**PROBLEM TO SOLVE**. At the line that contains "A soil has field", begin setting down every line word for word, and stop after the last line of the listing.

### SUPPLIED MATERIAL

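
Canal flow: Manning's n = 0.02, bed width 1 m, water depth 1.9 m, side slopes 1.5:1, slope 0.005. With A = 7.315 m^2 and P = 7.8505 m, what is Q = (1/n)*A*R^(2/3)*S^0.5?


R = A/P = 7.315/7.8505 = 0.931788
Q = (1/0.02) * 7.315 * 0.931788^(2/3) * 0.005^0.5

24.6726 m^3/s


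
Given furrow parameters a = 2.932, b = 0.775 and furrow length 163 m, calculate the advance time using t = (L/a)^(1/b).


t = (L/a)^(1/b)
t = (163/2.932)^(1/0.775)
t = 55.593452^(1/0.775)

178.5021 min


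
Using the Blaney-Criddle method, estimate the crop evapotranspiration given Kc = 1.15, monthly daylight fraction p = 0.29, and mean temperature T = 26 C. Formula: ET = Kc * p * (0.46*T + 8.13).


ET = Kc * p * (0.46*T + 8.13)
ET = 1.15 * 0.29 * (0.46*26 + 8.13)
ET = 1.15 * 0.29 * 20.0900

6.7000 mm/day


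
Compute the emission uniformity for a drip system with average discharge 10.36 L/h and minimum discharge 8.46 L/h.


EU = (q_min/q_avg)*100 = (8.46/10.36)*100 = 81.6602%

81.6602 %


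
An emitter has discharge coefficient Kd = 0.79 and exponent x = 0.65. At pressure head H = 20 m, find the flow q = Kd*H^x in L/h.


q = Kd * H^x = 0.79 * 20^0.65 = 0.79 * 7.009217

5.5373 L/h


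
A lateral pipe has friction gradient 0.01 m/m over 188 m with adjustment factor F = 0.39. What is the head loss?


hf = J * L * F = 0.01 * 188 * 0.39 = 0.7332 m

0.7332 m


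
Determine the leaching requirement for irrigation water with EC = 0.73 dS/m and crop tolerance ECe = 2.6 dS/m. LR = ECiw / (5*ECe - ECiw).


LR = ECiw / (5*ECe - ECiw)
LR = 0.73 / (5*2.6 - 0.73)
LR = 0.73 / 12.2700

0.0595


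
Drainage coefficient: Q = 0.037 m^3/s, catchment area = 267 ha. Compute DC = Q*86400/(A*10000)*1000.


DC = Q * 86400 / (A * 10000) * 1000
DC = 0.037 * 86400 / (267 * 10000) * 1000
DC = 3196800.0000 / 2670000

1.1973 mm/day


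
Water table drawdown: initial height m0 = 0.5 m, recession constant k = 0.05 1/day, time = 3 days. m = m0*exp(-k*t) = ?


m = m0 * exp(-k*t)
m = 0.5 * exp(-0.05 * 3)
m = 0.5 * exp(-0.1500)

0.4304 m


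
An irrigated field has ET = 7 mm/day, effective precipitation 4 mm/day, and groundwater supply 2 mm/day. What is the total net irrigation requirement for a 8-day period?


Daily deficit = ET - Pe - GW = 7 - 4 - 2 = 1 mm/day
NIR = 1 * 8 = 8 mm

8.0000 mm


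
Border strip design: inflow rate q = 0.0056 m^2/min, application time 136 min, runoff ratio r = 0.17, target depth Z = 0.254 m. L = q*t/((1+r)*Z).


L = q*t/((1+r)*Z)
L = 0.0056*136/((1+0.17)*0.254)
L = 0.7616/0.29718

2.5628 m


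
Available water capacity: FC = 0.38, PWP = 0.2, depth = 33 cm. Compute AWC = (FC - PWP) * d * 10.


AWC = (FC - PWP) * d * 10
AWC = (0.38 - 0.2) * 33 * 10
AWC = 0.1800 * 33 * 10

59.4000 mm


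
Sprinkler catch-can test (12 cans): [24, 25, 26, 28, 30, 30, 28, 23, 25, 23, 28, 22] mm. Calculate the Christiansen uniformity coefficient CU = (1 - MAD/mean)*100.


mean = 26.000000 mm
MAD = 2.333333 mm
CU = (1 - 2.333333/26.000000)*100

91.0256 %


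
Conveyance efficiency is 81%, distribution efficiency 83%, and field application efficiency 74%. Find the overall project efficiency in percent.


Ec = 0.81, Eb = 0.83, Ea = 0.74
E = 0.81 * 0.83 * 0.74 * 100 = 49.7502%

49.7502 %


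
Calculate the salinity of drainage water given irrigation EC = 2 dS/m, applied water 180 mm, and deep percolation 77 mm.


EC_dw = EC_iw * D_iw / D_dw
EC_dw = 2 * 180 / 77
EC_dw = 360 / 77

4.6753 dS/m


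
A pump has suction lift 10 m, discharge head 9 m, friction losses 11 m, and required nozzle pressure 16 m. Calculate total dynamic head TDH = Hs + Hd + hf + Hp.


TDH = Hs + Hd + hf + Hp = 10 + 9 + 11 + 16 = 46

46 m


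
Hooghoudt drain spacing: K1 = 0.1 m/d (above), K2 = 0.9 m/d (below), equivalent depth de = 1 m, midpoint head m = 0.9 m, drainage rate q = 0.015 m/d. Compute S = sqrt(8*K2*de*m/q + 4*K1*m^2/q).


S^2 = 8*K2*de*m/q + 4*K1*m^2/q
S^2 = 8*0.9*1*0.9/0.015 + 4*0.1*0.9^2/0.015
S = sqrt(453.6000)

21.2979 m


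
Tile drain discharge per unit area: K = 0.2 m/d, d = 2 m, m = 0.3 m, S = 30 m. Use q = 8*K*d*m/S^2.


q = 8*K*d*m/S^2
q = 8*0.2*2*0.3/30^2
q = 0.9600 / 900

0.0011 m/d


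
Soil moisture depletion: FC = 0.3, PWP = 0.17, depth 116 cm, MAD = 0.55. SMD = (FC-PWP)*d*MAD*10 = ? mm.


SMD = (FC - PWP) * d * MAD * 10
SMD = (0.3 - 0.17) * 116 * 0.55 * 10
SMD = 0.1300 * 116 * 0.55 * 10

82.9400 mm


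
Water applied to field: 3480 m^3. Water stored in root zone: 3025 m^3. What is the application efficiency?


Ea = V_root / V_field * 100 = 3025 / 3480 * 100 = 86.9253%

86.9253 %


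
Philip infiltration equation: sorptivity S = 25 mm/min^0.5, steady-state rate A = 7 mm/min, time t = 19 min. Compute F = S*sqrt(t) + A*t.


F = S*sqrt(t) + A*t
F = 25*sqrt(19) + 7*19
F = 25*4.358899 + 133

241.9725 mm


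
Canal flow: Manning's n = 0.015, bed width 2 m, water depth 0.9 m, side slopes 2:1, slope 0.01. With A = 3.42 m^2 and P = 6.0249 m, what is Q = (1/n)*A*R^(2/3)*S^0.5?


R = A/P = 3.42/6.0249 = 0.567644
Q = (1/0.015) * 3.42 * 0.567644^(2/3) * 0.01^0.5

15.6310 m^3/s


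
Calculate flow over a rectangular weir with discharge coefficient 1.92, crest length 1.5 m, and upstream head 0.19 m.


Q = C * L * H^(3/2) = 1.92 * 1.5 * 0.19^1.5 = 1.92 * 1.5 * 0.082819

0.2385 m^3/s


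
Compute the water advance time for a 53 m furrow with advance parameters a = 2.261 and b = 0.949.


t = (L/a)^(1/b)
t = (53/2.261)^(1/0.949)
t = 23.440955^(1/0.949)

27.7715 min


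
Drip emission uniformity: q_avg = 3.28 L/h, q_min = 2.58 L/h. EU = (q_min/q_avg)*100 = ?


EU = (q_min/q_avg)*100 = (2.58/3.28)*100 = 78.6585%

78.6585 %


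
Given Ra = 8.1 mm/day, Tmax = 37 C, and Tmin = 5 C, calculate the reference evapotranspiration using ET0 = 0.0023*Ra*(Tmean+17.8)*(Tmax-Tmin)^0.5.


Tmean = (Tmax + Tmin)/2 = (37 + 5)/2 = 21.0
ET0 = 0.0023 * 8.1 * (21.0 + 17.8) * sqrt(37 - 5)
ET0 = 0.0023 * 8.1 * 38.8 * 5.656854

4.0890 mm/day


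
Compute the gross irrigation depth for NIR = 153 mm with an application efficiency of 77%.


Ea = 77% = 0.77
GID = NIR / Ea = 153 / 0.77 = 198.7013 mm

198.7013 mm


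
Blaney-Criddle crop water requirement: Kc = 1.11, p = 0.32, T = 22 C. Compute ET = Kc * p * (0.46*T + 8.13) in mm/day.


ET = Kc * p * (0.46*T + 8.13)
ET = 1.11 * 0.32 * (0.46*22 + 8.13)
ET = 1.11 * 0.32 * 18.2500

6.4824 mm/day


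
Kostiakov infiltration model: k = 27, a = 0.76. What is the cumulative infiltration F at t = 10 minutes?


F = k * t^a = 27 * 10^0.76
F = 27 * 5.754399

155.3688 mm


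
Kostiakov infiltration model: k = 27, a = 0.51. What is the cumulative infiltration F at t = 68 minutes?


F = k * t^a = 27 * 68^0.51
F = 27 * 8.601606

232.2434 mm


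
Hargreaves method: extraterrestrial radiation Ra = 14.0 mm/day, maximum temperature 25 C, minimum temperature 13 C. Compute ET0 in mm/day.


Tmean = (Tmax + Tmin)/2 = (25 + 13)/2 = 19.0
ET0 = 0.0023 * 14.0 * (19.0 + 17.8) * sqrt(25 - 13)
ET0 = 0.0023 * 14.0 * 36.8 * 3.464102

4.1048 mm/day


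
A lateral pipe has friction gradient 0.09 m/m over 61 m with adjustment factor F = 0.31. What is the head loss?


hf = J * L * F = 0.09 * 61 * 0.31 = 1.7019 m

1.7019 m


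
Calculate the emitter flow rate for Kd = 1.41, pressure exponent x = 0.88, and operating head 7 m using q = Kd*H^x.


q = Kd * H^x = 1.41 * 7^0.88 = 1.41 * 5.542252

7.8146 L/h


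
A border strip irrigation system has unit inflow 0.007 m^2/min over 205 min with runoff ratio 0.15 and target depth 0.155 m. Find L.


L = q*t/((1+r)*Z)
L = 0.007*205/((1+0.15)*0.155)
L = 1.435/0.17825

8.0505 m


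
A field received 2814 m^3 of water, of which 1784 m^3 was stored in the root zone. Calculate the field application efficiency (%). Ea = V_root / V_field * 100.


Ea = V_root / V_field * 100 = 1784 / 2814 * 100 = 63.3973%

63.3973 %


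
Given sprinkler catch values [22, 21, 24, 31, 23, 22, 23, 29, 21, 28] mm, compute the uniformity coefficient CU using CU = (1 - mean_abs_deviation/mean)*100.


mean = 24.400000 mm
MAD = 2.960000 mm
CU = (1 - 2.960000/24.400000)*100

87.8689 %


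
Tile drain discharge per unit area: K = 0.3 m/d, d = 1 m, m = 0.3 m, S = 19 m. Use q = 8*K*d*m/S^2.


q = 8*K*d*m/S^2
q = 8*0.3*1*0.3/19^2
q = 0.7200 / 361

0.0020 m/d


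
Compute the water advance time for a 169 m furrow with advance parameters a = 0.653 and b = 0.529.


t = (L/a)^(1/b)
t = (169/0.653)^(1/0.529)
t = 258.805513^(1/0.529)

36423.9149 min


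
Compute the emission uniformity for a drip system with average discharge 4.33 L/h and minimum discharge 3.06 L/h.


EU = (q_min/q_avg)*100 = (3.06/4.33)*100 = 70.6697%

70.6697 %


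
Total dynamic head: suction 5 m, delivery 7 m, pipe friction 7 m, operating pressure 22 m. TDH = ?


TDH = Hs + Hd + hf + Hp = 5 + 7 + 7 + 22 = 41

41 m


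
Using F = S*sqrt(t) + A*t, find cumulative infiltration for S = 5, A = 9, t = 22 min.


F = S*sqrt(t) + A*t
F = 5*sqrt(22) + 9*22
F = 5*4.690416 + 198

221.4521 mm


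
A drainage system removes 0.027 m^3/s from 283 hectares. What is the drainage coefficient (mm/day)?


DC = Q * 86400 / (A * 10000) * 1000
DC = 0.027 * 86400 / (283 * 10000) * 1000
DC = 2332800.0000 / 2830000

0.8243 mm/day


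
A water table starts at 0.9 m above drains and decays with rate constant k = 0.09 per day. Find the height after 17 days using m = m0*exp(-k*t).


m = m0 * exp(-k*t)
m = 0.9 * exp(-0.09 * 17)
m = 0.9 * exp(-1.5300)

0.1949 m


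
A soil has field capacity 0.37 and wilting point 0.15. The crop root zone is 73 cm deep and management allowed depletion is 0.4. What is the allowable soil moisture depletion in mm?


SMD = (FC - PWP) * d * MAD * 10
SMD = (0.37 - 0.15) * 73 * 0.4 * 10
SMD = 0.2200 * 73 * 0.4 * 10

64.2400 mm


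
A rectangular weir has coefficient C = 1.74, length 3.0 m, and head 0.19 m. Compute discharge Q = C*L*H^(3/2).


Q = C * L * H^(3/2) = 1.74 * 3.0 * 0.19^1.5 = 1.74 * 3.0 * 0.082819

0.4323 m^3/s


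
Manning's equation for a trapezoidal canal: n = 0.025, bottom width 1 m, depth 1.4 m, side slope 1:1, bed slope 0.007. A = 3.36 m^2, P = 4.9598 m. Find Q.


R = A/P = 3.36/4.9598 = 0.677447
Q = (1/0.025) * 3.36 * 0.677447^(2/3) * 0.007^0.5

8.6736 m^3/s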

######

**ANSWER FOR THE TASK**.
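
A soil has field capacity 0.37 and wilting point 0.15. The crop root zone is 73 cm deep and management allowed depletion is 0.4. What is the allowable soil moisture depletion in mm?


SMD = (FC - PWP) * d * MAD * 10
SMD = (0.37 - 0.15) * 73 * 0.4 * 10
SMD = 0.2200 * 73 * 0.4 * 10

64.2400 mm


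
A rectangular weir has coefficient C = 1.74, length 3.0 m, and head 0.19 m. Compute discharge Q = C*L*H^(3/2).


Q = C * L * H^(3/2) = 1.74 * 3.0 * 0.19^1.5 = 1.74 * 3.0 * 0.082819

0.4323 m^3/s


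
Manning's equation for a trapezoidal canal: n = 0.025, bottom width 1 m, depth 1.4 m, side slope 1:1, bed slope 0.007. A = 3.36 m^2, P = 4.9598 m. Find Q.


R = A/P = 3.36/4.9598 = 0.677447
Q = (1/0.025) * 3.36 * 0.677447^(2/3) * 0.007^0.5

8.6736 m^3/s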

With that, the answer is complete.